BEGIN

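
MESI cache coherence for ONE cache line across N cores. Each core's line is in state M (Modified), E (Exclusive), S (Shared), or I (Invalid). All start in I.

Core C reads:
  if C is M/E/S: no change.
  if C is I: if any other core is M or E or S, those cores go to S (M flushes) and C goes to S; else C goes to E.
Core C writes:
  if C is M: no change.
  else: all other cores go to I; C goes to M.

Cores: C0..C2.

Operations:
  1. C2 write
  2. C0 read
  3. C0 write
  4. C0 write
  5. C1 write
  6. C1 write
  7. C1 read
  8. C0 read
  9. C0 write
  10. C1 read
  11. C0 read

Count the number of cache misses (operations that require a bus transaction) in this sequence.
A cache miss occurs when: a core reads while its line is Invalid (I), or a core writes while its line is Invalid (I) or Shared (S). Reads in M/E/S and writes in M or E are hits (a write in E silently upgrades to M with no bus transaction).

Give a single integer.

Op 1: C2 write [C2 write: invalidate none -> C2=M] -> [I,I,M] [MISS #1: write from I]
Op 2: C0 read [C0 read from I: others=['C2=M'] -> C0=S, others downsized to S] -> [S,I,S] [MISS #2: read from I]
Op 3: C0 write [C0 write: invalidate ['C2=S'] -> C0=M] -> [M,I,I] [MISS #3: write from S]
Op 4: C0 write [C0 write: already M (modified), no change] -> [M,I,I] [hit: write from M]
Op 5: C1 write [C1 write: invalidate ['C0=M'] -> C1=M] -> [I,M,I] [MISS #4: write from I]
Op 6: C1 write [C1 write: already M (modified), no change] -> [I,M,I] [hit: write from M]
Op 7: C1 read [C1 read: already in M, no change] -> [I,M,I] [hit: read from M]
Op 8: C0 read [C0 read from I: others=['C1=M'] -> C0=S, others downsized to S] -> [S,S,I] [MISS #5: read from I]
Op 9: C0 write [C0 write: invalidate ['C1=S'] -> C0=M] -> [M,I,I] [MISS #6: write from S]
Op 10: C1 read [C1 read from I: others=['C0=M'] -> C1=S, others downsized to S] -> [S,S,I] [MISS #7: read from I]
Op 11: C0 read [C0 read: already in S, no change] -> [S,S,I] [hit: read from S]

Answer: 7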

END

Instructions for the task
Could you reproduce every record exactly as it appears?

Exercise response
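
MESI cache coherence for ONE cache line across N cores. Each core's line is in state M (Modified), E (Exclusive), S (Shared), or I (Invalid). All start in I.

Core C reads:
  if C is M/E/S: no change.
  if C is I: if any other core is M or E or S, those cores go to S (M flushes) and C goes to S; else C goes to E.
Core C writes:
  if C is M: no change.
  else: all other cores go to I; C goes to M.

Cores: C0..C2.

Operations:
  1. C2 write
  2. C0 read
  3. C0 write
  4. C0 write
  5. C1 write
  6. C1 write
  7. C1 read
  8. C0 read
  9. C0 write
  10. C1 read
  11. C0 read

Count the number of cache misses (operations that require a bus transaction) in this sequence.
A cache miss occurs when: a core reads while its line is Invalid (I), or a core writes while its line is Invalid (I) or Shared (S). Reads in M/E/S and writes in M or E are hits (a write in E silently upgrades to M with no bus transaction).

Give a single integer.

Op 1: C2 write [C2 write: invalidate none -> C2=M] -> [I,I,M] [MISS #1: write from I]
Op 2: C0 read [C0 read from I: others=['C2=M'] -> C0=S, others downsized to S] -> [S,I,S] [MISS #2: read from I]
Op 3: C0 write [C0 write: invalidate ['C2=S'] -> C0=M] -> [M,I,I] [MISS #3: write from S]
Op 4: C0 write [C0 write: already M (modified), no change] -> [M,I,I] [hit: write from M]
Op 5: C1 write [C1 write: invalidate ['C0=M'] -> C1=M] -> [I,M,I] [MISS #4: write from I]
Op 6: C1 write [C1 write: already M (modified), no change] -> [I,M,I] [hit: write from M]
Op 7: C1 read [C1 read: already in M, no change] -> [I,M,I] [hit: read from M]
Op 8: C0 read [C0 read from I: others=['C1=M'] -> C0=S, others downsized to S] -> [S,S,I] [MISS #5: read from I]
Op 9: C0 write [C0 write: invalidate ['C1=S'] -> C0=M] -> [M,I,I] [MISS #6: write from S]
Op 10: C1 read [C1 read from I: others=['C0=M'] -> C1=S, others downsized to S] -> [S,S,I] [MISS #7: read from I]
Op 11: C0 read [C0 read: already in S, no change] -> [S,S,I] [hit: read from S]

Answer: 7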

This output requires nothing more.